== Records from a data collection ==

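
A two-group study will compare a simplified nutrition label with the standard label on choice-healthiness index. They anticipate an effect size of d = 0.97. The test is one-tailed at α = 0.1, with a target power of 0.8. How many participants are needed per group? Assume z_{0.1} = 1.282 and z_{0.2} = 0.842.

n = 10 per group

For two independent groups with equal n: n = 2·((z_{α} + z_β) / d)².
z_{α} + z_β = 1.282 + 0.842 = 2.124.
n = 2 × (2.124 / 0.97)² = 2 × 2.190² = 2 × 4.79 = 9.6.
Round up to the next whole participant.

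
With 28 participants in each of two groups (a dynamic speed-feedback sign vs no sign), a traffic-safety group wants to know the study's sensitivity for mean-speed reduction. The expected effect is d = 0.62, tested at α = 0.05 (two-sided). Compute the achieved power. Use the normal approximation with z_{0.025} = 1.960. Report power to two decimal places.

For two equal groups, power = Φ(d·√(n/2) − z_{α/2}).
d·√(n/2) = 0.62 × √(28/2) = 0.62 × 3.742 = 2.320.
z_β = 2.320 − 1.960 = 0.360.
Power = Φ(0.360) = 0.641.

power ≈ 0.64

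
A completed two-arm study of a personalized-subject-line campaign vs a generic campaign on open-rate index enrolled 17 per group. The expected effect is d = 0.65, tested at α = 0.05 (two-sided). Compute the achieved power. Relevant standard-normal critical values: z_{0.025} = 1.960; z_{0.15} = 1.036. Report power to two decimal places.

power ≈ 0.47

For two equal groups, power = Φ(d·√(n/2) − z_{α/2}).
d·√(n/2) = 0.65 × √(17/2) = 0.65 × 2.915 = 1.895.
z_β = 1.895 − 1.960 = -0.065.
Power = Φ(-0.065) = 0.474.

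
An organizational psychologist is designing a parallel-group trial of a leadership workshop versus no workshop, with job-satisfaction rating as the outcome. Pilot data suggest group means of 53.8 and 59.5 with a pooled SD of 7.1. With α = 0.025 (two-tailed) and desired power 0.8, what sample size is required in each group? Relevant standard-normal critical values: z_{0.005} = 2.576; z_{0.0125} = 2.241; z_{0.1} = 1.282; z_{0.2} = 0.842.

n = 30 per group

Cohen's d = |M₁ − M₂| / SD_pooled = |53.8 − 59.5| / 7.1 = 5.7 / 7.1 = 0.803.
For two independent groups with equal n: n = 2·((z_{α/2} + z_β) / d)².
z_{α/2} + z_β = 2.241 + 0.842 = 3.083.
n = 2 × (3.083 / 0.803)² = 2 × 3.839² = 2 × 14.74 = 29.5.
Round up to the next whole participant.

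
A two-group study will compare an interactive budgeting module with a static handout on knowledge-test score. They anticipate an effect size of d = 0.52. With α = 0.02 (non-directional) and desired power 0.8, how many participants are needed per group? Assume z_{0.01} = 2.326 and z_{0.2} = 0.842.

For two independent groups with equal n: n = 2·((z_{α/2} + z_β) / d)².
z_{α/2} + z_β = 2.326 + 0.842 = 3.168.
n = 2 × (3.168 / 0.52)² = 2 × 6.092² = 2 × 37.12 = 74.2.
Round up to the next whole participant.

n = 75 per group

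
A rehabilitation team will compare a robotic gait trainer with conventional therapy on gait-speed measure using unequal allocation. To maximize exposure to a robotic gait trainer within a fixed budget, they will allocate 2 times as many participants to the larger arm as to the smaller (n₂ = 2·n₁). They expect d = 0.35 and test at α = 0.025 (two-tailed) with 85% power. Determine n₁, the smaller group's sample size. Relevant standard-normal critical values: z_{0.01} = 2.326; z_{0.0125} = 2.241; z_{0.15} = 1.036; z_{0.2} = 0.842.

With allocation ratio k = n₂/n₁ = 2, Var(x̄₁−x̄₂) = σ²(1/n₁ + 1/(k·n₁)) = σ²·(k+1)/(k·n₁).
So n₁ = (1 + 1/k)·((z_{α/2} + z_β)/d)² = 1.500 × (3.277/0.35)².
n₁ = 1.500 × 87.66 = 131.5.
Round up: n₁ = 132, giving n₂ = 2 × 132 = 264.

n₁ = 132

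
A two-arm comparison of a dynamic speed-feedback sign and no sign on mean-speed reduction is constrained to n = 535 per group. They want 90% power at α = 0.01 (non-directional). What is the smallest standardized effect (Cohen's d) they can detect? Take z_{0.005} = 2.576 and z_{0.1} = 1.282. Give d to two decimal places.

d_min ≈ 0.24

For two independent groups of n = 535 each: d_min = (z_{α/2} + z_β)·√(2/n).
z-sum = 2.576 + 1.282 = 3.858.
d_min = 3.858 × √(2/535) = 3.858 × 0.0611 = 0.236.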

== Your task ==
Output the records in full. Match them exactly.

== Solution for this task ==
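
A two-group study will compare a simplified nutrition label with the standard label on choice-healthiness index. They anticipate an effect size of d = 0.97. The test is one-tailed at α = 0.1, with a target power of 0.8. How many participants are needed per group? Assume z_{0.1} = 1.282 and z_{0.2} = 0.842.

n = 10 per group

For two independent groups with equal n: n = 2·((z_{α} + z_β) / d)².
z_{α} + z_β = 1.282 + 0.842 = 2.124.
n = 2 × (2.124 / 0.97)² = 2 × 2.190² = 2 × 4.79 = 9.6.
Round up to the next whole participant.

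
With 28 participants in each of two groups (a dynamic speed-feedback sign vs no sign), a traffic-safety group wants to know the study's sensitivity for mean-speed reduction. The expected effect is d = 0.62, tested at α = 0.05 (two-sided). Compute the achieved power. Use the normal approximation with z_{0.025} = 1.960. Report power to two decimal places.

For two equal groups, power = Φ(d·√(n/2) − z_{α/2}).
d·√(n/2) = 0.62 × √(28/2) = 0.62 × 3.742 = 2.320.
z_β = 2.320 − 1.960 = 0.360.
Power = Φ(0.360) = 0.641.

power ≈ 0.64

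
A completed two-arm study of a personalized-subject-line campaign vs a generic campaign on open-rate index enrolled 17 per group. The expected effect is d = 0.65, tested at α = 0.05 (two-sided). Compute the achieved power. Relevant standard-normal critical values: z_{0.025} = 1.960; z_{0.15} = 1.036. Report power to two decimal places.

power ≈ 0.47

For two equal groups, power = Φ(d·√(n/2) − z_{α/2}).
d·√(n/2) = 0.65 × √(17/2) = 0.65 × 2.915 = 1.895.
z_β = 1.895 − 1.960 = -0.065.
Power = Φ(-0.065) = 0.474.

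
An organizational psychologist is designing a parallel-group trial of a leadership workshop versus no workshop, with job-satisfaction rating as the outcome. Pilot data suggest group means of 53.8 and 59.5 with a pooled SD of 7.1. With α = 0.025 (two-tailed) and desired power 0.8, what sample size is required in each group? Relevant standard-normal critical values: z_{0.005} = 2.576; z_{0.0125} = 2.241; z_{0.1} = 1.282; z_{0.2} = 0.842.

n = 30 per group

Cohen's d = |M₁ − M₂| / SD_pooled = |53.8 − 59.5| / 7.1 = 5.7 / 7.1 = 0.803.
For two independent groups with equal n: n = 2·((z_{α/2} + z_β) / d)².
z_{α/2} + z_β = 2.241 + 0.842 = 3.083.
n = 2 × (3.083 / 0.803)² = 2 × 3.839² = 2 × 14.74 = 29.5.
Round up to the next whole participant.

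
A two-group study will compare an interactive budgeting module with a static handout on knowledge-test score. They anticipate an effect size of d = 0.52. With α = 0.02 (non-directional) and desired power 0.8, how many participants are needed per group? Assume z_{0.01} = 2.326 and z_{0.2} = 0.842.

For two independent groups with equal n: n = 2·((z_{α/2} + z_β) / d)².
z_{α/2} + z_β = 2.326 + 0.842 = 3.168.
n = 2 × (3.168 / 0.52)² = 2 × 6.092² = 2 × 37.12 = 74.2.
Round up to the next whole participant.

n = 75 per group

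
A rehabilitation team will compare a robotic gait trainer with conventional therapy on gait-speed measure using unequal allocation. To maximize exposure to a robotic gait trainer within a fixed budget, they will allocate 2 times as many participants to the larger arm as to the smaller (n₂ = 2·n₁). They expect d = 0.35 and test at α = 0.025 (two-tailed) with 85% power. Determine n₁, the smaller group's sample size. Relevant standard-normal critical values: z_{0.01} = 2.326; z_{0.0125} = 2.241; z_{0.15} = 1.036; z_{0.2} = 0.842.

With allocation ratio k = n₂/n₁ = 2, Var(x̄₁−x̄₂) = σ²(1/n₁ + 1/(k·n₁)) = σ²·(k+1)/(k·n₁).
So n₁ = (1 + 1/k)·((z_{α/2} + z_β)/d)² = 1.500 × (3.277/0.35)².
n₁ = 1.500 × 87.66 = 131.5.
Round up: n₁ = 132, giving n₂ = 2 × 132 = 264.

n₁ = 132

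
A two-arm comparison of a dynamic speed-feedback sign and no sign on mean-speed reduction is constrained to n = 535 per group. They want 90% power at α = 0.01 (non-directional). What is the smallest standardized effect (Cohen's d) they can detect? Take z_{0.005} = 2.576 and z_{0.1} = 1.282. Give d to two decimal places.

d_min ≈ 0.24

For two independent groups of n = 535 each: d_min = (z_{α/2} + z_β)·√(2/n).
z-sum = 2.576 + 1.282 = 3.858.
d_min = 3.858 × √(2/535) = 3.858 × 0.0611 = 0.236.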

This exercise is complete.